Instructions for the task
When you reach the line containing "Let T(F) = 6" in the records below, start copying exactly, and stop once you have copied the line containing "Answer: -20250 - I*√9592517693/7605473282".

================

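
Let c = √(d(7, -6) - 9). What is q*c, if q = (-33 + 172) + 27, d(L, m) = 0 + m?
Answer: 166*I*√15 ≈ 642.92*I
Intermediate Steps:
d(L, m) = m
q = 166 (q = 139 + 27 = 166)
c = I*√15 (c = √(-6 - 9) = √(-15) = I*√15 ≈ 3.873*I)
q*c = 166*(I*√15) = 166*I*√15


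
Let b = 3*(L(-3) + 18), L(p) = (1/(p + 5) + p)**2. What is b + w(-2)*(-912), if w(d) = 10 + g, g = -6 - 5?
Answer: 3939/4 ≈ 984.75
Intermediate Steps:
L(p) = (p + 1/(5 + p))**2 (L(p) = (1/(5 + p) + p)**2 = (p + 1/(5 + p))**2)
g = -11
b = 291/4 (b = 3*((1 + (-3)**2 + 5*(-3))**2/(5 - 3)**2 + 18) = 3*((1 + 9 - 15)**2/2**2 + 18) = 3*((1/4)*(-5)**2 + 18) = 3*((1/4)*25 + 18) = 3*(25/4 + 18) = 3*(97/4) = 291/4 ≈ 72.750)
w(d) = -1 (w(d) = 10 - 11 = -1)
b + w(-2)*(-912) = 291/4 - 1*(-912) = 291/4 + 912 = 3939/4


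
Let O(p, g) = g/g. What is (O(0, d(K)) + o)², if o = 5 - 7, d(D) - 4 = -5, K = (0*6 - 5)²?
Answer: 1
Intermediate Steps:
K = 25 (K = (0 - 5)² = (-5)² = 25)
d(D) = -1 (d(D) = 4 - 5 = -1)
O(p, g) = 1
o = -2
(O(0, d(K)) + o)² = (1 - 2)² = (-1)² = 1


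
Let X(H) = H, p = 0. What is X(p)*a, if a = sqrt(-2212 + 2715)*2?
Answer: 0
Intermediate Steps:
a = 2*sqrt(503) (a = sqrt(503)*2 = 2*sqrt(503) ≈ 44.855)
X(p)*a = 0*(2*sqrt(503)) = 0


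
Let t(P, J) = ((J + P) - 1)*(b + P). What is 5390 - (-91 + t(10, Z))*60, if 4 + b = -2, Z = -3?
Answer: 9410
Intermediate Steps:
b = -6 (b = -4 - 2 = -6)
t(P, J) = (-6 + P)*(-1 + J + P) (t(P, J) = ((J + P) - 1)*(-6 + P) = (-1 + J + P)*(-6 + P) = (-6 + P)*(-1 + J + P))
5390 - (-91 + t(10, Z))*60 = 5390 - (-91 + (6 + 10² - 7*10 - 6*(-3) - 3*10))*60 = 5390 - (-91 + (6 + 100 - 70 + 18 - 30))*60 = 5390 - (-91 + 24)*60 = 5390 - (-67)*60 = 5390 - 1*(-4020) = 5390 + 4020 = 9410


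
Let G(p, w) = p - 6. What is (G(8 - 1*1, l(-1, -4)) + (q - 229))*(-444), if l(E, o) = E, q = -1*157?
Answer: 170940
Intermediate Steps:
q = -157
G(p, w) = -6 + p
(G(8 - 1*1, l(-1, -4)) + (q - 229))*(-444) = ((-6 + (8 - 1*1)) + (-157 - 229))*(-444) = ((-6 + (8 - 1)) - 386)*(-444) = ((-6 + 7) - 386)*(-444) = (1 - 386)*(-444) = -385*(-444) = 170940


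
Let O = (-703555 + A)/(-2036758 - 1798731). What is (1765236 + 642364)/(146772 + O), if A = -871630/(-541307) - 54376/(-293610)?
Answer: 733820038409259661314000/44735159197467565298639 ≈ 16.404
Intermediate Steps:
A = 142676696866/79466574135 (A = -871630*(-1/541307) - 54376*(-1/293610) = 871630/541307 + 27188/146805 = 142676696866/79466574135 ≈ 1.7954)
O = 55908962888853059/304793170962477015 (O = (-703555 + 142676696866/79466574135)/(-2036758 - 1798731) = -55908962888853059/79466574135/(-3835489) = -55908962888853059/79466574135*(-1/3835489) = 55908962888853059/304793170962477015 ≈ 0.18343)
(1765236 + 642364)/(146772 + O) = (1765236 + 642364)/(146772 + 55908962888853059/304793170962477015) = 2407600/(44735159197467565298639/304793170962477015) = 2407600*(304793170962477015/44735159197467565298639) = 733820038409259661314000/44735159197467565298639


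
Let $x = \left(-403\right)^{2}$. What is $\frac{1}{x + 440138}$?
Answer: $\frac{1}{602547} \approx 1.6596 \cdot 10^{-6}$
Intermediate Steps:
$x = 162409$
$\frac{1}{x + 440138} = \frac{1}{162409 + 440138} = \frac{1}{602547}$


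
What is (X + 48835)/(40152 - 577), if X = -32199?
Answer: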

================

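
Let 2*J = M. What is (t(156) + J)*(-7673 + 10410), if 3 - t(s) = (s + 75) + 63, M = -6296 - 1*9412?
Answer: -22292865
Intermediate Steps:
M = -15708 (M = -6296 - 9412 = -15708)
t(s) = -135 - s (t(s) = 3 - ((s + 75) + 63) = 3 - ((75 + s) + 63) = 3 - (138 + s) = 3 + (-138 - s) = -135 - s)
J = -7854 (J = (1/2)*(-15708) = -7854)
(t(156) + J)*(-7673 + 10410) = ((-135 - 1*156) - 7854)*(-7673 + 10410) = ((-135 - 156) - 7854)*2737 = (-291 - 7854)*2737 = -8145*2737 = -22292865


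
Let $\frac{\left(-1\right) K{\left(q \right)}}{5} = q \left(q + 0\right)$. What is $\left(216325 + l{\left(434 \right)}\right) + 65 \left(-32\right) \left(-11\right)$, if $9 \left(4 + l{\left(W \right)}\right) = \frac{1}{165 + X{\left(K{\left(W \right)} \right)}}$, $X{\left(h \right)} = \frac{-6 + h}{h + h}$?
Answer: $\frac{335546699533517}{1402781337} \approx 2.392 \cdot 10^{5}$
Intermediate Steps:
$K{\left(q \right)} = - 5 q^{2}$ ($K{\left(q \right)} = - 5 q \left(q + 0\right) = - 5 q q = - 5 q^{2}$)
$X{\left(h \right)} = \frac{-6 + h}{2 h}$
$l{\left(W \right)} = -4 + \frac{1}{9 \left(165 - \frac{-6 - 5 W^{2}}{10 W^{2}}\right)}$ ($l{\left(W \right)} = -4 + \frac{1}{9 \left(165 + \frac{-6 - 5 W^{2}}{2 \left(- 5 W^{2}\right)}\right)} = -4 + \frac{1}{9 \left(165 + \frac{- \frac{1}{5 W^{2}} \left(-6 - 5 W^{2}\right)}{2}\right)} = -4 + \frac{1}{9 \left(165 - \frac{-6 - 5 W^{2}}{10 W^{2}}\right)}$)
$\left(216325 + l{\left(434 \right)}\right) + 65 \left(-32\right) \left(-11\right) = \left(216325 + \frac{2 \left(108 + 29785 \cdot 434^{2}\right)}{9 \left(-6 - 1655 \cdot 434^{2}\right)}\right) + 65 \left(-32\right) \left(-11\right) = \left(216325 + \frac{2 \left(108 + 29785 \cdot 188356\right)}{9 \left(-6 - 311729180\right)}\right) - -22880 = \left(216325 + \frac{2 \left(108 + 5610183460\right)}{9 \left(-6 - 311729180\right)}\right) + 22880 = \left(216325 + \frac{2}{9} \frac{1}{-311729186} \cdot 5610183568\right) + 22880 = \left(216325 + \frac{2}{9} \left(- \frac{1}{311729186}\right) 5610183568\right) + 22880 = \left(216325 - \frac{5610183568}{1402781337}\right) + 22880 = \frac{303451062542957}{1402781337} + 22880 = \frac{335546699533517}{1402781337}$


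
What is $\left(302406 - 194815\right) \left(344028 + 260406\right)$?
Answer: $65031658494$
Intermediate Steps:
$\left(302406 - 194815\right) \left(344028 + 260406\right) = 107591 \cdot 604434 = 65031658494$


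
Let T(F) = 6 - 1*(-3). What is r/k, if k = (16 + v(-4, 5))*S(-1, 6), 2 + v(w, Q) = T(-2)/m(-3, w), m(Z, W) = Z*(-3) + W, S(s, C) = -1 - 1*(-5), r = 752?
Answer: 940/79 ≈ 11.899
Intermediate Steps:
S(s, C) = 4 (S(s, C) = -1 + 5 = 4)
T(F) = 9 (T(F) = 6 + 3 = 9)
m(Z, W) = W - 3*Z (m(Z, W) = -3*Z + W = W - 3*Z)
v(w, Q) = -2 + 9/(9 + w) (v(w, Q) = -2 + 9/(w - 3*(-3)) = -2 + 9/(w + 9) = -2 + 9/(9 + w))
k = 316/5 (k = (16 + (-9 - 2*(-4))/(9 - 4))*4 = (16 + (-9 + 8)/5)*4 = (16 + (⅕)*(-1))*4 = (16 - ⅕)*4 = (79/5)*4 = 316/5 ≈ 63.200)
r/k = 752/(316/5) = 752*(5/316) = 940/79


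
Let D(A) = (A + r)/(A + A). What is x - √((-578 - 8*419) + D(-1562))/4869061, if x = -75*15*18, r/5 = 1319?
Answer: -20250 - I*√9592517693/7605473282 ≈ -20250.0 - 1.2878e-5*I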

================

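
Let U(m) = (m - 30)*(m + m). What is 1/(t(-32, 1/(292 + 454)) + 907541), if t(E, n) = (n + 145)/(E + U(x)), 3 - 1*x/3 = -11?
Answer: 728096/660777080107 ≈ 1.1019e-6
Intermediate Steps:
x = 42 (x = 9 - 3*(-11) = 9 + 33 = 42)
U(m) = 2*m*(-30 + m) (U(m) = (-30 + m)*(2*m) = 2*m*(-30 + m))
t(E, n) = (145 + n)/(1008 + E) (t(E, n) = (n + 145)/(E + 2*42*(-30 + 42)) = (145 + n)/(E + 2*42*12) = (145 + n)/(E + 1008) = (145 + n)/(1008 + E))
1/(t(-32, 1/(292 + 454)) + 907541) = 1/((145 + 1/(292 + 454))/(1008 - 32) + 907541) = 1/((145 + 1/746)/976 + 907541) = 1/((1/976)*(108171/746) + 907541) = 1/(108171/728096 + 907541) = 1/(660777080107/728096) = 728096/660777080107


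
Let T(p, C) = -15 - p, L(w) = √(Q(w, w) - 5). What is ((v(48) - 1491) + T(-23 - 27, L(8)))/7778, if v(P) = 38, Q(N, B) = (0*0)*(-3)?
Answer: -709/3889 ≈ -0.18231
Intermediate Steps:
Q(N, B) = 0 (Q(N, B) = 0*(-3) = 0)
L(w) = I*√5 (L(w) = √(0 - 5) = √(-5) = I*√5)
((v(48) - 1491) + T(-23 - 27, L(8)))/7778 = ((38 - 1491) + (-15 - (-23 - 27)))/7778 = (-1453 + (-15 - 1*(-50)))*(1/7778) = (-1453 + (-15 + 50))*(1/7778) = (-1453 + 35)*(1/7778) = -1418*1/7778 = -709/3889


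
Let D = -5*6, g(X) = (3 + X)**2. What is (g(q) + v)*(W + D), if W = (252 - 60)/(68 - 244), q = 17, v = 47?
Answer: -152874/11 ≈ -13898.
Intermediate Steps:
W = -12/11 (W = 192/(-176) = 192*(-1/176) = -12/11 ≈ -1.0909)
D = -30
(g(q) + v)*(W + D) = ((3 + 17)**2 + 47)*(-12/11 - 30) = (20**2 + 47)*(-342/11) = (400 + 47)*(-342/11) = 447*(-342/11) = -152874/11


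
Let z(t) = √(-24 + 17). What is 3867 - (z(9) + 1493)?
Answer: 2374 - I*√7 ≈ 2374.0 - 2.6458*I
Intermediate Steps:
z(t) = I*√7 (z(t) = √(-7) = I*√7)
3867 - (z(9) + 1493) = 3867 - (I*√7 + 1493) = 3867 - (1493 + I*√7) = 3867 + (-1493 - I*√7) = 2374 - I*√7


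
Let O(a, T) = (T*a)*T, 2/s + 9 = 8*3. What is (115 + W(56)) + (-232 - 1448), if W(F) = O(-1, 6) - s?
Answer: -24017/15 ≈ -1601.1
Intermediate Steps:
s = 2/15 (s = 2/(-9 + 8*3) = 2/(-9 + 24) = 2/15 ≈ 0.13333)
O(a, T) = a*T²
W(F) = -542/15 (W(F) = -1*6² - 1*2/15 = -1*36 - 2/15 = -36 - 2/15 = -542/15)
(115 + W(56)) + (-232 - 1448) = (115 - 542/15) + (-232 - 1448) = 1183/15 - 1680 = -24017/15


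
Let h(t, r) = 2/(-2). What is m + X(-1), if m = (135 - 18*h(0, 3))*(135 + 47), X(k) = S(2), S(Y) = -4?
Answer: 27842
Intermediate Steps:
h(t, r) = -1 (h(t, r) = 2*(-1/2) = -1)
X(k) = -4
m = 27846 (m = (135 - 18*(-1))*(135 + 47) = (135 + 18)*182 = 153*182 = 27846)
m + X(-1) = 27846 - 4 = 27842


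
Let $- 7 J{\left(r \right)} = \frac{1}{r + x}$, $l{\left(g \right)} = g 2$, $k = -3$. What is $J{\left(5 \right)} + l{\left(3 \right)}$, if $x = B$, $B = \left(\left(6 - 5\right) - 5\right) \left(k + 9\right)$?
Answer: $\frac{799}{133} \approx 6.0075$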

================

Written answer
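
Let T(F) = 6 - 1*(-3). What is r/k, if k = (16 + v(-4, 5))*S(-1, 6), 2 + v(w, Q) = T(-2)/m(-3, w), m(Z, W) = Z*(-3) + W, S(s, C) = -1 - 1*(-5), r = 752?
Answer: 940/79 ≈ 11.899
Intermediate Steps:
S(s, C) = 4 (S(s, C) = -1 + 5 = 4)
T(F) = 9 (T(F) = 6 + 3 = 9)
m(Z, W) = W - 3*Z (m(Z, W) = -3*Z + W = W - 3*Z)
v(w, Q) = -2 + 9/(9 + w) (v(w, Q) = -2 + 9/(w - 3*(-3)) = -2 + 9/(w + 9) = -2 + 9/(9 + w))
k = 316/5 (k = (16 + (-9 - 2*(-4))/(9 - 4))*4 = (16 + (-9 + 8)/5)*4 = (16 + (⅕)*(-1))*4 = (16 - ⅕)*4 = (79/5)*4 = 316/5 ≈ 63.200)
r/k = 752/(316/5) = 752*(5/316) = 940/79


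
Let D(A) = (A + r)/(A + A). What is x - √((-578 - 8*419) + D(-1562))/4869061, if x = -75*15*18, r/5 = 1319?
Answer: -20250 - I*√9592517693/7605473282 ≈ -20250.0 - 1.2878e-5*I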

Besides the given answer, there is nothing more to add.